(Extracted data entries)

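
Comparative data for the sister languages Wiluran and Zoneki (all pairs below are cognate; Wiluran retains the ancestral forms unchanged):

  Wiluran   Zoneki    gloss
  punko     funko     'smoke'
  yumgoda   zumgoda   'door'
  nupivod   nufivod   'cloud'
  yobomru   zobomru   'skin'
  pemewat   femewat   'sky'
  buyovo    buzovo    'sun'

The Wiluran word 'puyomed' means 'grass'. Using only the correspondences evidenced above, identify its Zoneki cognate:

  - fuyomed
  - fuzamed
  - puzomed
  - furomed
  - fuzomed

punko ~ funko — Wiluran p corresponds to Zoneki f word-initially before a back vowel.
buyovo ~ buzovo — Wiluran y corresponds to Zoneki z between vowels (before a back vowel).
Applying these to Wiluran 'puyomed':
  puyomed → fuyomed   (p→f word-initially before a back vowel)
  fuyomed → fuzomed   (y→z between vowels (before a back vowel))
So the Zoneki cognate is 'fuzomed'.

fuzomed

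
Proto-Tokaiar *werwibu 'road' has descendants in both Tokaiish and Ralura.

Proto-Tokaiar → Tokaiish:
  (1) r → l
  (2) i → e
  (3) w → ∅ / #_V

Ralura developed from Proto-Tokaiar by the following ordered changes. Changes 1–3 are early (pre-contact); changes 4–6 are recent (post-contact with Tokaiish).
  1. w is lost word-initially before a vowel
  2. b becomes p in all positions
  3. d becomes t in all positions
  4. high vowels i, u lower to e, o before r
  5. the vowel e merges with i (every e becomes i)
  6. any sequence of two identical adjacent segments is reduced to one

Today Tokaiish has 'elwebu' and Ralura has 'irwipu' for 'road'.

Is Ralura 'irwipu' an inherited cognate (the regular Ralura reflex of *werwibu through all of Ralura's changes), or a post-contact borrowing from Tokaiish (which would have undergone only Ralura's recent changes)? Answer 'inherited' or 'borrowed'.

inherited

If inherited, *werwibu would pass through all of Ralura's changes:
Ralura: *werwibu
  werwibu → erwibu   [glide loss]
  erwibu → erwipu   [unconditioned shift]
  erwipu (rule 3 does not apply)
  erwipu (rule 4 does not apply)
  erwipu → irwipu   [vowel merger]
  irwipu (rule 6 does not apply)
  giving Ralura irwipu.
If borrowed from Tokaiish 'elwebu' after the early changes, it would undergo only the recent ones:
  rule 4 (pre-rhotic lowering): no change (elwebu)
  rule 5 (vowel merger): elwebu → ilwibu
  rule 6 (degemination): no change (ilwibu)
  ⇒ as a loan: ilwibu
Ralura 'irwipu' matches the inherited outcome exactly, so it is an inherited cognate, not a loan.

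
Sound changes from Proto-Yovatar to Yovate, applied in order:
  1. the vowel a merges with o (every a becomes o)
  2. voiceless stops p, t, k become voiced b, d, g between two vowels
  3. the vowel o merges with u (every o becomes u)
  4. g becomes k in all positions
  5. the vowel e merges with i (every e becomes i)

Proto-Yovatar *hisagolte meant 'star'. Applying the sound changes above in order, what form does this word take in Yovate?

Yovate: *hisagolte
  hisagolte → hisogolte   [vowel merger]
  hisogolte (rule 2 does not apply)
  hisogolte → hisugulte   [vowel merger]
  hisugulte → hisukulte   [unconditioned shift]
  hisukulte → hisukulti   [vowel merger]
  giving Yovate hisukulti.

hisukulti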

* * *

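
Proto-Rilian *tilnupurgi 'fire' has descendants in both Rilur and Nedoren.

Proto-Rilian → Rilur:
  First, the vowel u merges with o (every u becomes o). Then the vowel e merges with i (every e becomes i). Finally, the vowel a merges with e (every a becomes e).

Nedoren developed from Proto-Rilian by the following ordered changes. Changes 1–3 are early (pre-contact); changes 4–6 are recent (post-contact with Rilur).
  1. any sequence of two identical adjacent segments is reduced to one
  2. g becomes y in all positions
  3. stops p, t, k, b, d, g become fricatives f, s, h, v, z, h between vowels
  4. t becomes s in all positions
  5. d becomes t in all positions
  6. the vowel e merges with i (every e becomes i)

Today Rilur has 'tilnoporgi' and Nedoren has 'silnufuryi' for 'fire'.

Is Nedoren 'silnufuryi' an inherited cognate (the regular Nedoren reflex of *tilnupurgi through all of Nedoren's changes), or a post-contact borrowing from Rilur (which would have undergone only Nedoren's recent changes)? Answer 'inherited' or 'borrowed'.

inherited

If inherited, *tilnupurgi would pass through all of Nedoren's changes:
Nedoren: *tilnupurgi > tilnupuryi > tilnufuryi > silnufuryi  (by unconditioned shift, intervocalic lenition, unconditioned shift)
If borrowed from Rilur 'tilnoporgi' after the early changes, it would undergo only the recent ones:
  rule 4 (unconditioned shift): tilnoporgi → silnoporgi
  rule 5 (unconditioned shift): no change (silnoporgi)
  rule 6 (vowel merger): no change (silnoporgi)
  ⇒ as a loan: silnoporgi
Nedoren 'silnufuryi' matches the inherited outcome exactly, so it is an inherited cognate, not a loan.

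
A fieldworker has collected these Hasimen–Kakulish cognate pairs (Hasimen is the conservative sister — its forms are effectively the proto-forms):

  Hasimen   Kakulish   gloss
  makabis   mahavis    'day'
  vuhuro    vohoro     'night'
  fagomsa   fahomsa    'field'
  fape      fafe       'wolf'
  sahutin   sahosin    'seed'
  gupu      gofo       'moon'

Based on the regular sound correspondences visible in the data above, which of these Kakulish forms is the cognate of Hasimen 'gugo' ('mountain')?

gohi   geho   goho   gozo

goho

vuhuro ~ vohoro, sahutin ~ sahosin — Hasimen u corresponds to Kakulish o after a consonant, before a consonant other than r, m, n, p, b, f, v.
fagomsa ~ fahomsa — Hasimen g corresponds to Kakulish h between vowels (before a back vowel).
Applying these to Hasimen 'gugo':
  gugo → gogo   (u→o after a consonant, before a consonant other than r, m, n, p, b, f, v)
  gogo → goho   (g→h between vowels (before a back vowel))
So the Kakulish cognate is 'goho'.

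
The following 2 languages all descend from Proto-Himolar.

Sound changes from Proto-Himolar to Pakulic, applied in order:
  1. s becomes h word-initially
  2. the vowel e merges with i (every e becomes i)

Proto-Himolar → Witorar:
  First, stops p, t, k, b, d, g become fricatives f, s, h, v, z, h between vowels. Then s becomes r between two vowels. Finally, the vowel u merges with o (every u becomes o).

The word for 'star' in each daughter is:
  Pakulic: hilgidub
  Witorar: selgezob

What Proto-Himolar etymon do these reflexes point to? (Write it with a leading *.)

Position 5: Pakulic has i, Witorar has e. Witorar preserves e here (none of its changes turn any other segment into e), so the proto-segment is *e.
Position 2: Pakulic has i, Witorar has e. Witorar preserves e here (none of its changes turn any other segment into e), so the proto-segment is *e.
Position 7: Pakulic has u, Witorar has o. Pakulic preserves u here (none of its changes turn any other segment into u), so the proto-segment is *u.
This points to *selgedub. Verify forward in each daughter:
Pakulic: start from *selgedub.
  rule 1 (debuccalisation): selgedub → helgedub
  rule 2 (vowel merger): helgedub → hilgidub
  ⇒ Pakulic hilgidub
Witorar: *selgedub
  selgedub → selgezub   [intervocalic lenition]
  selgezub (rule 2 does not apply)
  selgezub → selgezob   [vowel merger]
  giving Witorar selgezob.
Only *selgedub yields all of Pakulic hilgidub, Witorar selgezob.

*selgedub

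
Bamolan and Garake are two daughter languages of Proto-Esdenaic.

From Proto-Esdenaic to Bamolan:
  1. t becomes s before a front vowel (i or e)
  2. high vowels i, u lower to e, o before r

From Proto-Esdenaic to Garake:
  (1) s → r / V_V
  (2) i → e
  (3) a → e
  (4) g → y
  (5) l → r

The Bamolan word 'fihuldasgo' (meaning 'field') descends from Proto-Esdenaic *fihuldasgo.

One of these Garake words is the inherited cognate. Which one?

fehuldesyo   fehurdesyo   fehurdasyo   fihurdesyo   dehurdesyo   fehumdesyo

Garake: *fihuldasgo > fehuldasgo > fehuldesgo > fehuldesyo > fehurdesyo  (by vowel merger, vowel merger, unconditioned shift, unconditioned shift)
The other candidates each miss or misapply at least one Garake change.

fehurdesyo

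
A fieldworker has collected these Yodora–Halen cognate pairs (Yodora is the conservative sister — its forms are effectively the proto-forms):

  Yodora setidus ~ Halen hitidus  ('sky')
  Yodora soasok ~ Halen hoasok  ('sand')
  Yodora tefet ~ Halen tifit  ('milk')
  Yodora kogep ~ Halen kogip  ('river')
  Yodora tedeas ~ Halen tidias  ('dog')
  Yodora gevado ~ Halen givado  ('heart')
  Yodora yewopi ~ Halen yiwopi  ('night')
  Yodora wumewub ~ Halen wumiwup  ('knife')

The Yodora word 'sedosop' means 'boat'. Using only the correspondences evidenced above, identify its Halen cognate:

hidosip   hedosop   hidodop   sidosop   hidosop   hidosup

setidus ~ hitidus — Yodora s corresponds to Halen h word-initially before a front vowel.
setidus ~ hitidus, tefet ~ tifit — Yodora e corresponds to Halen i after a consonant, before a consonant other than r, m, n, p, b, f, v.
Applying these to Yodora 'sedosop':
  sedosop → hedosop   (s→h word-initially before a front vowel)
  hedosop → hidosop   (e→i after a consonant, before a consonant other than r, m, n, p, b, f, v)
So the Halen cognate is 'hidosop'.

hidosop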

==

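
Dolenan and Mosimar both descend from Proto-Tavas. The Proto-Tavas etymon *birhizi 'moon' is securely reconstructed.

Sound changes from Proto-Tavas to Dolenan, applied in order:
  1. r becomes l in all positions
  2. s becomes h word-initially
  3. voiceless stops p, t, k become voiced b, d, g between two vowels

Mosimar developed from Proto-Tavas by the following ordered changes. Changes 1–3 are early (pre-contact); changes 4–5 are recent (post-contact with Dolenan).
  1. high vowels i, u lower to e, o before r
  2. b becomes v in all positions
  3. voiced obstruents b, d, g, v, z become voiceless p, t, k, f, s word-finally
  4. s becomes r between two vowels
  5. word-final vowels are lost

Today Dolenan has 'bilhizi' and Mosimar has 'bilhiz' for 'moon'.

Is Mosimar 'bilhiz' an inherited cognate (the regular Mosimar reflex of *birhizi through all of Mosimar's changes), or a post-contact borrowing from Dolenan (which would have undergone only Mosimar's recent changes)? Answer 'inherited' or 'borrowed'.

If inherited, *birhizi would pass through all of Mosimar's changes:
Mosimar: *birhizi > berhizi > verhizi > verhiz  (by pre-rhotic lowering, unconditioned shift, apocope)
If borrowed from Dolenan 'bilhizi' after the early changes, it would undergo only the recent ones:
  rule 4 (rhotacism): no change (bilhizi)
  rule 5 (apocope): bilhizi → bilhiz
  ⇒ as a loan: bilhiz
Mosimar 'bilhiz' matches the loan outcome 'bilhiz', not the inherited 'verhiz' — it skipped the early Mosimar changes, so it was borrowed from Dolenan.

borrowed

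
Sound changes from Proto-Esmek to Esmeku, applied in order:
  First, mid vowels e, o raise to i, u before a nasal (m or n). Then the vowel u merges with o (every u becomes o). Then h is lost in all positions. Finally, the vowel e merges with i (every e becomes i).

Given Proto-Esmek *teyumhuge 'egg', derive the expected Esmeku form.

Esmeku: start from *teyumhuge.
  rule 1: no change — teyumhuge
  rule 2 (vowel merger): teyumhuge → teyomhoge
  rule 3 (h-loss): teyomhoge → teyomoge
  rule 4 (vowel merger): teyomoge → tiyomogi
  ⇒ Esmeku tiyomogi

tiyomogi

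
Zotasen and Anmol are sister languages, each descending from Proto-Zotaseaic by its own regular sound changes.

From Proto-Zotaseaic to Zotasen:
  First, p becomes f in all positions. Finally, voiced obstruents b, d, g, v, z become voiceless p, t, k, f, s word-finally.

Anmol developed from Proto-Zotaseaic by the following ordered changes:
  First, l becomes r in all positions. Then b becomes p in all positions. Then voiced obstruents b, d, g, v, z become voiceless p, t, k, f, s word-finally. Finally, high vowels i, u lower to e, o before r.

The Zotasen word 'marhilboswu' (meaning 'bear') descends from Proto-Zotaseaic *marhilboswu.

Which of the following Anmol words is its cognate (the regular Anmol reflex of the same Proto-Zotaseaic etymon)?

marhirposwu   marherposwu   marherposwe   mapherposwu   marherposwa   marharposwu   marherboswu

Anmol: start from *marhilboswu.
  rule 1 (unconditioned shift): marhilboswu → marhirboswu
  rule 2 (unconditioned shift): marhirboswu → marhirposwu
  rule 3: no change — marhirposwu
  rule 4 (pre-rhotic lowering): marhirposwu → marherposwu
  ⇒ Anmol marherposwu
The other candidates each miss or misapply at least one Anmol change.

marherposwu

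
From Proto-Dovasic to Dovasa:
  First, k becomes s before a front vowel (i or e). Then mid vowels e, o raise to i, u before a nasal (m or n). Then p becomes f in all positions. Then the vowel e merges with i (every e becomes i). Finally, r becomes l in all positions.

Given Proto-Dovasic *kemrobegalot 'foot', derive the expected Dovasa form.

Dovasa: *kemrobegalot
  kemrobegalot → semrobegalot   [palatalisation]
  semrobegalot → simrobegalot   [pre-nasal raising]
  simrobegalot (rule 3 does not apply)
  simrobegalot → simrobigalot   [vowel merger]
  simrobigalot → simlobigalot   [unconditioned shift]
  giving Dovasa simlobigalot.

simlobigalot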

**Work request:**
Pull every line containing "meaning" out of the data above.

**Response to this exercise:**
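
The Bamolan word 'fihuldasgo' (meaning 'field') descends from Proto-Esdenaic *fihuldasgo.
The Zotasen word 'marhilboswu' (meaning 'bear') descends from Proto-Zotaseaic *marhilboswu.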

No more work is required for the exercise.